BEGIN GIVEN RECORDS
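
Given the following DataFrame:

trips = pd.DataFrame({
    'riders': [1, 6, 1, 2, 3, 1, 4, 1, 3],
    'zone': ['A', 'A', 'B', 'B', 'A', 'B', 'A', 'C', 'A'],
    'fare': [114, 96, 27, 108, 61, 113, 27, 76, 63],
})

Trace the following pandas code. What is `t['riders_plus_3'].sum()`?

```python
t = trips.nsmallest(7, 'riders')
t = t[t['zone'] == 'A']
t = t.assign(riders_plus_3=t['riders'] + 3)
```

16

take 7 rows with smallest riders:
   riders zone  fare
0       1    A   114
2       1    B    27
5       1    B   113
7       1    C    76
3       2    B   108
4       3    A    61
8       3    A    63
filter rows where zone == 'A':
   riders zone  fare
0       1    A   114
4       3    A    61
8       3    A    63
add column riders_plus_3 = t['riders'] + 3:
   riders zone  fare  riders_plus_3
0       1    A   114              4
4       3    A    61              6
8       3    A    63              6
Finally, sum of column 'riders_plus_3' = 16.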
END GIVEN RECORDS
Nothing but an exact repetition of the entries is expected here.

EXERCISE RESULT –
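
Given the following DataFrame:

trips = pd.DataFrame({
    'riders': [1, 6, 1, 2, 3, 1, 4, 1, 3],
    'zone': ['A', 'A', 'B', 'B', 'A', 'B', 'A', 'C', 'A'],
    'fare': [114, 96, 27, 108, 61, 113, 27, 76, 63],
})

Trace the following pandas code. What is `t['riders_plus_3'].sum()`?

```python
t = trips.nsmallest(7, 'riders')
t = t[t['zone'] == 'A']
t = t.assign(riders_plus_3=t['riders'] + 3)
```

16

take 7 rows with smallest riders:
   riders zone  fare
0       1    A   114
2       1    B    27
5       1    B   113
7       1    C    76
3       2    B   108
4       3    A    61
8       3    A    63
filter rows where zone == 'A':
   riders zone  fare
0       1    A   114
4       3    A    61
8       3    A    63
add column riders_plus_3 = t['riders'] + 3:
   riders zone  fare  riders_plus_3
0       1    A   114              4
4       3    A    61              6
8       3    A    63              6
Finally, sum of column 'riders_plus_3' = 16.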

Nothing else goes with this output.